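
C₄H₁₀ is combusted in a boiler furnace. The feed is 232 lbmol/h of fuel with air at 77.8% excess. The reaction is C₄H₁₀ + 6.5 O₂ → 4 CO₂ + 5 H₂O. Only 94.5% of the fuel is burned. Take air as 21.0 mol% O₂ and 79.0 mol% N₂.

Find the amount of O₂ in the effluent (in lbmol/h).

1260 lbmol/h

Stoichiometric O₂ = 6.5 × 232 = 1508 lbmol/h; O₂ fed = 1508 × 1.778 = 2681 lbmol/h.
N₂ fed = 2681 × 79/21 = 10090 lbmol/h.
Fuel reacted = 0.945 × 232 → ξ = 219.2 lbmol/h.
Outlet (n = n₀ + ν ξ):
  C₄H₁₀: 232 − 1(219.2) = 12.76
  O₂: 2681 − 6.5(219.2) = 1256
  N₂: 10090 (inert)
  CO₂: 0 + 4(219.2) = 877
  H₂O: 0 + 5(219.2) = 1096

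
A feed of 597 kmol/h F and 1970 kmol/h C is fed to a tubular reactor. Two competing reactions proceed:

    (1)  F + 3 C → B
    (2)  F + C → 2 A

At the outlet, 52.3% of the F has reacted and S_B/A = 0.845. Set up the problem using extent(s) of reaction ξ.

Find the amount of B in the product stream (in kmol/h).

196 kmol/h

Conversion of F: F consumed = 0.523 × 597 = 312.2 kmol/h = 1ξ₁ + 1ξ₂.
Selectivity: 1ξ₁ / (2ξ₂) = 0.845 → ξ₁ = 1.69 ξ₂.
Substitute: (1·1.69 + 1) ξ₂ = 312.2 → ξ₂ = 116.1 kmol/h, ξ₁ = 196.2 kmol/h.
Outlet amounts (n = n₀ + Σ ν·ξ):
  F: 597 − 1(196.2) − 1(116.1) = 284.8
  C: 1970 − 3(196.2) − 1(116.1) = 1265
  B: 0 + 1(196.2) = 196.2
  A: 0 + 2(116.1) = 232.1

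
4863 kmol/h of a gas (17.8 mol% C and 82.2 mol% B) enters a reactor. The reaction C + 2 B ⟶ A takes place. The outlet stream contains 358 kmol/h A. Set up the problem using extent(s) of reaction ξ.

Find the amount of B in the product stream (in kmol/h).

For A: n = n₀ + 1ξ → 358 = 0 + 1ξ, giving ξ = 358 kmol/h.
Outlet amounts (n = n₀ + ν ξ):
  C: 865.6 − 1(358) = 507.6
  B: 3997 − 2(358) = 3281
  A: 0 + 1(358) = 358

3280 kmol/h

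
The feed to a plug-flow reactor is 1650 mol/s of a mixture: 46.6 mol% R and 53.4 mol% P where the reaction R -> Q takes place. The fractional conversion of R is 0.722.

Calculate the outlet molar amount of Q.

555 mol/s

R reacted = 0.722 × 768.9 = 555.1 mol/s; ν_R = −1, so ξ = 555.1/1 = 555.1 mol/s.
Outlet amounts (n = n₀ + ν ξ):
  R: 768.9 − 1(555.1) = 213.8
  Q: 0 + 1(555.1) = 555.1
  P: 881.1 (inert)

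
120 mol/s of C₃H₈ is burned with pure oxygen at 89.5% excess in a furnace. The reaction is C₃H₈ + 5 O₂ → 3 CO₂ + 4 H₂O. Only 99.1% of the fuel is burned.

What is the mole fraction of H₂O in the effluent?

0.346

Stoichiometric O₂ = 5 × 120 = 600 mol/s; O₂ fed = 600 × 1.895 = 1137 mol/s.
Fuel reacted = 0.991 × 120 → ξ = 118.9 mol/s.
Outlet (n = n₀ + ν ξ):
  C₃H₈: 120 − 1(118.9) = 1.08
  O₂: 1137 − 5(118.9) = 542.4
  CO₂: 0 + 3(118.9) = 356.8
  H₂O: 0 + 4(118.9) = 475.7
Total out = 1376 mol/s; y_H₂O = 475.7 / 1376 = 0.3457.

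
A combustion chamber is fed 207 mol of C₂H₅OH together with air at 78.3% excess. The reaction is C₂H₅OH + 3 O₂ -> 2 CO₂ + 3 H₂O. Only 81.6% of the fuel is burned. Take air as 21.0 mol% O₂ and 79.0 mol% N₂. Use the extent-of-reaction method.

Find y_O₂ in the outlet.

Stoichiometric O₂ = 3 × 207 = 621 mol; O₂ fed = 621 × 1.783 = 1107 mol.
N₂ fed = 1107 × 79/21 = 4165 mol.
Fuel reacted = 0.816 × 207 → ξ = 168.9 mol.
Outlet (n = n₀ + ν ξ):
  C₂H₅OH: 207 − 1(168.9) = 38.09
  O₂: 1107 − 3(168.9) = 600.5
  N₂: 4165 (inert)
  CO₂: 0 + 2(168.9) = 337.8
  H₂O: 0 + 3(168.9) = 506.7
Total out = 5648 mol; y_O₂ = 600.5 / 5648 = 0.1063.

0.106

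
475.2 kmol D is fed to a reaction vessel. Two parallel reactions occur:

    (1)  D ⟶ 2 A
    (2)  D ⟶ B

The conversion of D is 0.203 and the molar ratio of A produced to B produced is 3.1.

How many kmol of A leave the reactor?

117 kmol

Conversion of D: D consumed = 0.203 × 475.2 = 96.47 kmol = 1ξ₁ + 1ξ₂.
Selectivity: 2ξ₁ / (1ξ₂) = 3.1 → ξ₁ = 1.55 ξ₂.
Substitute: (1·1.55 + 1) ξ₂ = 96.47 → ξ₂ = 37.83 kmol, ξ₁ = 58.64 kmol.
Outlet amounts (n = n₀ + Σ ν·ξ):
  D: 475.2 − 1(58.64) − 1(37.83) = 378.7
  A: 0 + 2(58.64) = 117.3
  B: 0 + 1(37.83) = 37.83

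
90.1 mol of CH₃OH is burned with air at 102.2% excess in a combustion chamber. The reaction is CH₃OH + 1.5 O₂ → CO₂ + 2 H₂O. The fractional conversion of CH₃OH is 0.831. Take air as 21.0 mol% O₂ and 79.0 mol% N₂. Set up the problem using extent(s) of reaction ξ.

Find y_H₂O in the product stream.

Stoichiometric O₂ = 1.5 × 90.1 = 135.1 mol; O₂ fed = 135.1 × 2.022 = 273.3 mol.
N₂ fed = 273.3 × 79/21 = 1028 mol.
Fuel reacted = 0.831 × 90.1 → ξ = 74.87 mol.
Outlet (n = n₀ + ν ξ):
  CH₃OH: 90.1 − 1(74.87) = 15.23
  O₂: 273.3 − 1.5(74.87) = 161
  N₂: 1028 (inert)
  CO₂: 0 + 1(74.87) = 74.87
  H₂O: 0 + 2(74.87) = 149.7
Total out = 1429 mol; y_H₂O = 149.7 / 1429 = 0.1048.

0.105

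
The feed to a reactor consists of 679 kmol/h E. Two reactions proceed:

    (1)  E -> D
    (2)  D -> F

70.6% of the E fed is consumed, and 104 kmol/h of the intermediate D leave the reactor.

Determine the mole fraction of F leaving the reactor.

0.553

Conversion of E: E consumed = 1ξ₁ = 0.706 × 679 → ξ₁ = 479.4 kmol/h.
D balance: n_D = 0 + 1ξ₁ − 1ξ₂ = 104 → ξ₂ = (1·479.4 − 104)/1 = 375.4 kmol/h.
Outlet amounts (n = n₀ + Σ ν·ξ):
  E: 679 − 1(479.4) = 199.6
  D: 0 + 1(479.4) − 1(375.4) = 104
  F: 0 + 1(375.4) = 375.4
Total out = 679 kmol/h; y_F = 375.4 / 679 = 0.5528.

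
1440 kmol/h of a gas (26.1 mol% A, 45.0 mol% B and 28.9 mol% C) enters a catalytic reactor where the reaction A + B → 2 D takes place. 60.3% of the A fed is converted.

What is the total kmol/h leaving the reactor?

A reacted = 0.603 × 375.8 = 226.6 kmol/h; ν_A = −1, so ξ = 226.6/1 = 226.6 kmol/h.
Outlet amounts (n = n₀ + ν ξ):
  A: 375.8 − 1(226.6) = 149.2
  B: 648 − 1(226.6) = 421.4
  D: 0 + 2(226.6) = 453.3
  C: 416.2 (inert)
Total out = 149.2 + 421.4 + 453.3 + 416.2 = 1440 kmol/h.

1440 kmol/h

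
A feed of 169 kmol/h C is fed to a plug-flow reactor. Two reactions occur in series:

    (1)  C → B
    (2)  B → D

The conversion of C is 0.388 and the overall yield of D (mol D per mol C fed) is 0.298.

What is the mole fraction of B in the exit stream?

0.09

Conversion of C: C consumed = 1ξ₁ = 0.388 × 169 → ξ₁ = 65.57 kmol/h.
Yield of D: 1ξ₂ / 169 = 0.298 → ξ₂ = 50.36 kmol/h.
Outlet amounts (n = n₀ + Σ ν·ξ):
  C: 169 − 1(65.57) = 103.4
  B: 0 + 1(65.57) − 1(50.36) = 15.21
  D: 0 + 1(50.36) = 50.36
Total out = 169 kmol/h; y_B = 15.21 / 169 = 0.09.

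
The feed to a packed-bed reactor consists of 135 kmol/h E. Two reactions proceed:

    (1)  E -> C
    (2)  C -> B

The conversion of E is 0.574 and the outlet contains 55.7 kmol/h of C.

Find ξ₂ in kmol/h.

Conversion of E: E consumed = 1ξ₁ = 0.574 × 135 → ξ₁ = 77.49 kmol/h.
C balance: n_C = 0 + 1ξ₁ − 1ξ₂ = 55.7 → ξ₂ = (1·77.49 − 55.7)/1 = 21.79 kmol/h.
Outlet amounts (n = n₀ + Σ ν·ξ):
  E: 135 − 1(77.49) = 57.51
  C: 0 + 1(77.49) − 1(21.79) = 55.7
  B: 0 + 1(21.79) = 21.79

ξ₂ = 21.8 kmol/h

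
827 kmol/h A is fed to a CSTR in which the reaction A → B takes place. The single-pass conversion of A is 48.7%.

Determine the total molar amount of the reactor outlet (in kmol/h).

A reacted = 0.487 × 827 = 402.7 kmol/h; ν_A = −1, so ξ = 402.7/1 = 402.7 kmol/h.
Outlet amounts (n = n₀ + ν ξ):
  A: 827 − 1(402.7) = 424.3
  B: 0 + 1(402.7) = 402.7
Total out = 424.3 + 402.7 = 827 kmol/h.

827 kmol/h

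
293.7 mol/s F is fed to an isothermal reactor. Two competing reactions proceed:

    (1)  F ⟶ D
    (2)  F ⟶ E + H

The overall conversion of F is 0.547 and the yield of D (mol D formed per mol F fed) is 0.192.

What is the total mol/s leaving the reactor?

398 mol/s

Yield of D: 1ξ₁ / 293.7 = 0.192 → ξ₁ = 56.39 mol/s.
Conversion of F: 1ξ₁ + 1ξ₂ = 0.547 × 293.7 = 160.7 → ξ₂ = 104.3 mol/s.
Outlet amounts (n = n₀ + Σ ν·ξ):
  F: 293.7 − 1(56.39) − 1(104.3) = 133
  D: 0 + 1(56.39) = 56.39
  E: 0 + 1(104.3) = 104.3
  H: 0 + 1(104.3) = 104.3
Total out = 133 + 56.39 + 104.3 + 104.3 = 398 mol/s.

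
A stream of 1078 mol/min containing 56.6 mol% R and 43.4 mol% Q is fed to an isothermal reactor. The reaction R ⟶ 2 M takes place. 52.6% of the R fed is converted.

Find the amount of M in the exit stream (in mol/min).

R reacted = 0.526 × 610.1 = 320.9 mol/min; ν_R = −1, so ξ = 320.9/1 = 320.9 mol/min.
Outlet amounts (n = n₀ + ν ξ):
  R: 610.1 − 1(320.9) = 289.2
  M: 0 + 2(320.9) = 641.9
  Q: 467.9 (inert)

642 mol/min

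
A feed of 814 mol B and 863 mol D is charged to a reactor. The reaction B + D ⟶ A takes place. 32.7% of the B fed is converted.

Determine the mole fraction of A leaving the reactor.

B reacted = 0.327 × 814 = 266.2 mol; ν_B = −1, so ξ = 266.2/1 = 266.2 mol.
Outlet amounts (n = n₀ + ν ξ):
  B: 814 − 1(266.2) = 547.8
  D: 863 − 1(266.2) = 596.8
  A: 0 + 1(266.2) = 266.2
Total out = 1411 mol; y_A = 266.2 / 1411 = 0.1887.

0.189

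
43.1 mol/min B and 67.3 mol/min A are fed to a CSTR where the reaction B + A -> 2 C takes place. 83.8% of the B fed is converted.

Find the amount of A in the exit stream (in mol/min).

B reacted = 0.838 × 43.1 = 36.12 mol/min; ν_B = −1, so ξ = 36.12/1 = 36.12 mol/min.
Outlet amounts (n = n₀ + ν ξ):
  B: 43.1 − 1(36.12) = 6.982
  A: 67.3 − 1(36.12) = 31.18
  C: 0 + 2(36.12) = 72.24

31.2 mol/min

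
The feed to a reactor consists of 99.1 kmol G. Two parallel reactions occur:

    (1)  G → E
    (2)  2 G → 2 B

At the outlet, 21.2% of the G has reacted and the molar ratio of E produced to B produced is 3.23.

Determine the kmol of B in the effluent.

Conversion of G: G consumed = 0.212 × 99.1 = 21.01 kmol = 1ξ₁ + 2ξ₂.
Selectivity: 1ξ₁ / (2ξ₂) = 3.23 → ξ₁ = 6.46 ξ₂.
Substitute: (1·6.46 + 2) ξ₂ = 21.01 → ξ₂ = 2.483 kmol, ξ₁ = 16.04 kmol.
Outlet amounts (n = n₀ + Σ ν·ξ):
  G: 99.1 − 1(16.04) − 2(2.483) = 78.09
  E: 0 + 1(16.04) = 16.04
  B: 0 + 2(2.483) = 4.967

4.97 kmol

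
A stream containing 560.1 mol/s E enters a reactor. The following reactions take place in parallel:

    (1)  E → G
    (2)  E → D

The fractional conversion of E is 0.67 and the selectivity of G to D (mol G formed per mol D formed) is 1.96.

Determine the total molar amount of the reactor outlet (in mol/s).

Conversion of E: E consumed = 0.67 × 560.1 = 375.3 mol/s = 1ξ₁ + 1ξ₂.
Selectivity: 1ξ₁ / (1ξ₂) = 1.96 → ξ₁ = 1.96 ξ₂.
Substitute: (1·1.96 + 1) ξ₂ = 375.3 → ξ₂ = 126.8 mol/s, ξ₁ = 248.5 mol/s.
Outlet amounts (n = n₀ + Σ ν·ξ):
  E: 560.1 − 1(248.5) − 1(126.8) = 184.8
  G: 0 + 1(248.5) = 248.5
  D: 0 + 1(126.8) = 126.8
Total out = 184.8 + 248.5 + 126.8 = 560.1 mol/s.

560 mol/s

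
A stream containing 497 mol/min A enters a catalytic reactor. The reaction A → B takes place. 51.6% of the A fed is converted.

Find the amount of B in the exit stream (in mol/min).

256 mol/min

A reacted = 0.516 × 497 = 256.5 mol/min; ν_A = −1, so ξ = 256.5/1 = 256.5 mol/min.
Outlet amounts (n = n₀ + ν ξ):
  A: 497 − 1(256.5) = 240.5
  B: 0 + 1(256.5) = 256.5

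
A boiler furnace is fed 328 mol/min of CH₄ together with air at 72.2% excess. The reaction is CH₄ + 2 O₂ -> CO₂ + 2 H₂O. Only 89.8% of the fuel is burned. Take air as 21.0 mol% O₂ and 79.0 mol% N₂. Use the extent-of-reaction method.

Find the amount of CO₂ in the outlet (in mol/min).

Stoichiometric O₂ = 2 × 328 = 656 mol/min; O₂ fed = 656 × 1.722 = 1130 mol/min.
N₂ fed = 1130 × 79/21 = 4250 mol/min.
Fuel reacted = 0.898 × 328 → ξ = 294.5 mol/min.
Outlet (n = n₀ + ν ξ):
  CH₄: 328 − 1(294.5) = 33.46
  O₂: 1130 − 2(294.5) = 540.5
  N₂: 4250 (inert)
  CO₂: 0 + 1(294.5) = 294.5
  H₂O: 0 + 2(294.5) = 589.1

295 mol/min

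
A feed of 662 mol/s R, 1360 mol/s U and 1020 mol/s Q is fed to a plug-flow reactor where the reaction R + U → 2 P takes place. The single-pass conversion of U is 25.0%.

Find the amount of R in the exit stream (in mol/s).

322 mol/s

U reacted = 0.25 × 1360 = 340 mol/s; ν_U = −1, so ξ = 340/1 = 340 mol/s.
Outlet amounts (n = n₀ + ν ξ):
  R: 662 − 1(340) = 322
  U: 1360 − 1(340) = 1020
  P: 0 + 2(340) = 680
  Q: 1020 (inert)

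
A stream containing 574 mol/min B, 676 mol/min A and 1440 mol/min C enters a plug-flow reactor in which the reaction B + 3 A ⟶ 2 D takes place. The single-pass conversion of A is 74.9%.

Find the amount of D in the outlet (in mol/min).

A reacted = 0.749 × 676 = 506.3 mol/min; ν_A = −3, so ξ = 506.3/3 = 168.8 mol/min.
Outlet amounts (n = n₀ + ν ξ):
  B: 574 − 1(168.8) = 405.2
  A: 676 − 3(168.8) = 169.7
  D: 0 + 2(168.8) = 337.5
  C: 1440 (inert)

338 mol/min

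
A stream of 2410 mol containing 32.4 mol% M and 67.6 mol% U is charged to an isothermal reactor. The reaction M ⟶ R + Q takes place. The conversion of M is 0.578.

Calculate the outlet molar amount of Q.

M reacted = 0.578 × 780.8 = 451.3 mol; ν_M = −1, so ξ = 451.3/1 = 451.3 mol.
Outlet amounts (n = n₀ + ν ξ):
  M: 780.8 − 1(451.3) = 329.5
  R: 0 + 1(451.3) = 451.3
  Q: 0 + 1(451.3) = 451.3
  U: 1629 (inert)

451 mol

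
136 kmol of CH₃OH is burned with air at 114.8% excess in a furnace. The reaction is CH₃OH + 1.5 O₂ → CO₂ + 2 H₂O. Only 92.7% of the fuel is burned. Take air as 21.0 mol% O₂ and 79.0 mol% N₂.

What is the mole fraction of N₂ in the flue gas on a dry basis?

0.811

Stoichiometric O₂ = 1.5 × 136 = 204 kmol; O₂ fed = 204 × 2.148 = 438.2 kmol.
N₂ fed = 438.2 × 79/21 = 1648 kmol.
Fuel reacted = 0.927 × 136 → ξ = 126.1 kmol.
Outlet (n = n₀ + ν ξ):
  CH₃OH: 136 − 1(126.1) = 9.928
  O₂: 438.2 − 1.5(126.1) = 249.1
  N₂: 1648 (inert)
  CO₂: 0 + 1(126.1) = 126.1
  H₂O: 0 + 2(126.1) = 252.1
Dry total = 2034 kmol; y_N₂ (dry) = 1648 / 2034 = 0.8106.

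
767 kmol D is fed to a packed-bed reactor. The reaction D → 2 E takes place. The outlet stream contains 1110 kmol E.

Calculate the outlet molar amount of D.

212 kmol

For E: n = n₀ + 2ξ → 1110 = 0 + 2ξ, giving ξ = 555 kmol.
Outlet amounts (n = n₀ + ν ξ):
  D: 767 − 1(555) = 212
  E: 0 + 2(555) = 1110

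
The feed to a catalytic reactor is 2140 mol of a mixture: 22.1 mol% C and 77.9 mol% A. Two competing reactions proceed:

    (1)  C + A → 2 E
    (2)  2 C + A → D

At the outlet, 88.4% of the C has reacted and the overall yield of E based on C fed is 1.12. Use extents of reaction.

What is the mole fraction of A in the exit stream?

Yield of E: 2ξ₁ / 472.9 = 1.12 → ξ₁ = 264.8 mol.
Conversion of C: 1ξ₁ + 2ξ₂ = 0.884 × 472.9 = 418.1 → ξ₂ = 76.62 mol.
Outlet amounts (n = n₀ + Σ ν·ξ):
  C: 472.9 − 1(264.8) − 2(76.62) = 54.86
  A: 1667 − 1(264.8) − 1(76.62) = 1326
  E: 0 + 2(264.8) = 529.7
  D: 0 + 1(76.62) = 76.62
Total out = 1987 mol; y_A = 1326 / 1987 = 0.6672.

0.667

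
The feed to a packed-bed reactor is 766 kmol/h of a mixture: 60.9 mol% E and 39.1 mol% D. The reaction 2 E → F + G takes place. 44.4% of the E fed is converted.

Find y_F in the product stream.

E reacted = 0.444 × 466.5 = 207.1 kmol/h; ν_E = −2, so ξ = 207.1/2 = 103.6 kmol/h.
Outlet amounts (n = n₀ + ν ξ):
  E: 466.5 − 2(103.6) = 259.4
  F: 0 + 1(103.6) = 103.6
  G: 0 + 1(103.6) = 103.6
  D: 299.5 (inert)
Total out = 766 kmol/h; y_F = 103.6 / 766 = 0.1352.

0.135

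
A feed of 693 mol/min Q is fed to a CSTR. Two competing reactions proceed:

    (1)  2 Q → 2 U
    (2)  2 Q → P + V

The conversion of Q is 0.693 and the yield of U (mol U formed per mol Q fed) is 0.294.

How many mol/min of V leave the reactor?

138 mol/min

Yield of U: 2ξ₁ / 693 = 0.294 → ξ₁ = 101.9 mol/min.
Conversion of Q: 2ξ₁ + 2ξ₂ = 0.693 × 693 = 480.2 → ξ₂ = 138.3 mol/min.
Outlet amounts (n = n₀ + Σ ν·ξ):
  Q: 693 − 2(101.9) − 2(138.3) = 212.8
  U: 0 + 2(101.9) = 203.7
  P: 0 + 1(138.3) = 138.3
  V: 0 + 1(138.3) = 138.3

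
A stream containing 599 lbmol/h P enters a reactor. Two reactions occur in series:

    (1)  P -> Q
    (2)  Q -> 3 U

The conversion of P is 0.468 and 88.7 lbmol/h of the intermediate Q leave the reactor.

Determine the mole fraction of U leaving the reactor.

Conversion of P: P consumed = 1ξ₁ = 0.468 × 599 → ξ₁ = 280.3 lbmol/h.
Q balance: n_Q = 0 + 1ξ₁ − 1ξ₂ = 88.7 → ξ₂ = (1·280.3 − 88.7)/1 = 191.6 lbmol/h.
Outlet amounts (n = n₀ + Σ ν·ξ):
  P: 599 − 1(280.3) = 318.7
  Q: 0 + 1(280.3) − 1(191.6) = 88.7
  U: 0 + 3(191.6) = 574.9
Total out = 982.3 lbmol/h; y_U = 574.9 / 982.3 = 0.5853.

0.585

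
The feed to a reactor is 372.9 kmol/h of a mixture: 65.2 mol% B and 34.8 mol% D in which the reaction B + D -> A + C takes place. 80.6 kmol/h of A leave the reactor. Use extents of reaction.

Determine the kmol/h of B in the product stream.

163 kmol/h

For A: n = n₀ + 1ξ → 80.6 = 0 + 1ξ, giving ξ = 80.6 kmol/h.
Outlet amounts (n = n₀ + ν ξ):
  B: 243.1 − 1(80.6) = 162.5
  D: 129.8 − 1(80.6) = 49.17
  A: 0 + 1(80.6) = 80.6
  C: 0 + 1(80.6) = 80.6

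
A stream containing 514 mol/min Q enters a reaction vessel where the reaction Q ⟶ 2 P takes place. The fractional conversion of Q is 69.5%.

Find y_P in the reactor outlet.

Q reacted = 0.695 × 514 = 357.2 mol/min; ν_Q = −1, so ξ = 357.2/1 = 357.2 mol/min.
Outlet amounts (n = n₀ + ν ξ):
  Q: 514 − 1(357.2) = 156.8
  P: 0 + 2(357.2) = 714.5
Total out = 871.2 mol/min; y_P = 714.5 / 871.2 = 0.8201.

0.82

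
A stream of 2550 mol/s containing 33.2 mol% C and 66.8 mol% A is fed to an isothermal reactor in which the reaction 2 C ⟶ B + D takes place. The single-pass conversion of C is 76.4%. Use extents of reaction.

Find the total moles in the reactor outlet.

C reacted = 0.764 × 846.6 = 646.8 mol/s; ν_C = −2, so ξ = 646.8/2 = 323.4 mol/s.
Outlet amounts (n = n₀ + ν ξ):
  C: 846.6 − 2(323.4) = 199.8
  B: 0 + 1(323.4) = 323.4
  D: 0 + 1(323.4) = 323.4
  A: 1703 (inert)
Total out = 199.8 + 323.4 + 323.4 + 1703 = 2550 mol/s.

2550 mol/s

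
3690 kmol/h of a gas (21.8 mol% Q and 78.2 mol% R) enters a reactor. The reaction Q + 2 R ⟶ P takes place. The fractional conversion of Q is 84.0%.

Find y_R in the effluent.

0.656

Q reacted = 0.84 × 804.4 = 675.7 kmol/h; ν_Q = −1, so ξ = 675.7/1 = 675.7 kmol/h.
Outlet amounts (n = n₀ + ν ξ):
  Q: 804.4 − 1(675.7) = 128.7
  R: 2886 − 2(675.7) = 1534
  P: 0 + 1(675.7) = 675.7
Total out = 2339 kmol/h; y_R = 1534 / 2339 = 0.656.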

============================================================

The total wanted is the number of lines in the entries above that contain "consists". Give it alone.

▶ _SOLUTION FOR THIS TASK_:
3